Each record must be reproduced exactly as it is shown.

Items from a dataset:
#####

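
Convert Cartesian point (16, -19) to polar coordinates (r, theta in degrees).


r = sqrt(16^2 + (-19)^2) = 24.8395
theta = atan2(-19, 16) = 310.1009 degrees

r = 24.8395, theta = 310.1009 degrees


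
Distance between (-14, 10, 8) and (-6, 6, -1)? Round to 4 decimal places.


d = sqrt((-6--14)^2 + (6-10)^2 + (-1-8)^2) = 12.6886

12.6886


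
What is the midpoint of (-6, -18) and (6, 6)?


Midpoint = ((-6+6)/2, (-18+6)/2) = (0, -6)

(0, -6)


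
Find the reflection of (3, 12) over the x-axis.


Reflection across x-axis: (x, y) -> (x, -y)
(3, 12) -> (3, -12)

(3, -12)


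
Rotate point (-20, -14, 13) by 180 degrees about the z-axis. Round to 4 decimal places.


x' = -20*cos(180) - -14*sin(180) = 20
y' = -20*sin(180) + -14*cos(180) = 14
z' = 13

(20, 14, 13)


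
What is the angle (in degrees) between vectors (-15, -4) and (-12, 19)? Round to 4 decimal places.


dot = -15*-12 + -4*19 = 104
|u| = 15.5242, |v| = 22.4722
cos(angle) = 0.2981
angle = 72.6558 degrees

72.6558 degrees


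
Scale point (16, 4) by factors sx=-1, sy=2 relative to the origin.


Scaling: (x*sx, y*sy) = (16*-1, 4*2) = (-16, 8)

(-16, 8)


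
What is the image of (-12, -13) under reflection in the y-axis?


Reflection across y-axis: (x, y) -> (-x, y)
(-12, -13) -> (12, -13)

(12, -13)


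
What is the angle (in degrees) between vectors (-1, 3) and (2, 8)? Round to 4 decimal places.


dot = -1*2 + 3*8 = 22
|u| = 3.1623, |v| = 8.2462
cos(angle) = 0.8437
angle = 32.4712 degrees

32.4712 degrees


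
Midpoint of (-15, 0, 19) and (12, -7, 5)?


Midpoint = ((-15+12)/2, (0+-7)/2, (19+5)/2) = (-1.5, -3.5, 12)

(-1.5, -3.5, 12)


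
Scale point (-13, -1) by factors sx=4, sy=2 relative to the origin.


Scaling: (x*sx, y*sy) = (-13*4, -1*2) = (-52, -2)

(-52, -2)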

#####

Task output:
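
Convert Cartesian point (16, -19) to polar coordinates (r, theta in degrees).


r = sqrt(16^2 + (-19)^2) = 24.8395
theta = atan2(-19, 16) = 310.1009 degrees

r = 24.8395, theta = 310.1009 degrees


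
Distance between (-14, 10, 8) and (-6, 6, -1)? Round to 4 decimal places.


d = sqrt((-6--14)^2 + (6-10)^2 + (-1-8)^2) = 12.6886

12.6886


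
What is the midpoint of (-6, -18) and (6, 6)?


Midpoint = ((-6+6)/2, (-18+6)/2) = (0, -6)

(0, -6)


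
Find the reflection of (3, 12) over the x-axis.


Reflection across x-axis: (x, y) -> (x, -y)
(3, 12) -> (3, -12)

(3, -12)


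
Rotate point (-20, -14, 13) by 180 degrees about the z-axis. Round to 4 decimal places.


x' = -20*cos(180) - -14*sin(180) = 20
y' = -20*sin(180) + -14*cos(180) = 14
z' = 13

(20, 14, 13)


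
What is the angle (in degrees) between vectors (-15, -4) and (-12, 19)? Round to 4 decimal places.


dot = -15*-12 + -4*19 = 104
|u| = 15.5242, |v| = 22.4722
cos(angle) = 0.2981
angle = 72.6558 degrees

72.6558 degrees


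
Scale point (16, 4) by factors sx=-1, sy=2 relative to the origin.


Scaling: (x*sx, y*sy) = (16*-1, 4*2) = (-16, 8)

(-16, 8)


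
What is the image of (-12, -13) under reflection in the y-axis?


Reflection across y-axis: (x, y) -> (-x, y)
(-12, -13) -> (12, -13)

(12, -13)


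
What is the angle (in degrees) between vectors (-1, 3) and (2, 8)? Round to 4 decimal places.


dot = -1*2 + 3*8 = 22
|u| = 3.1623, |v| = 8.2462
cos(angle) = 0.8437
angle = 32.4712 degrees

32.4712 degrees


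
Midpoint of (-15, 0, 19) and (12, -7, 5)?


Midpoint = ((-15+12)/2, (0+-7)/2, (19+5)/2) = (-1.5, -3.5, 12)

(-1.5, -3.5, 12)


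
Scale point (-13, -1) by factors sx=4, sy=2 relative to the origin.


Scaling: (x*sx, y*sy) = (-13*4, -1*2) = (-52, -2)

(-52, -2)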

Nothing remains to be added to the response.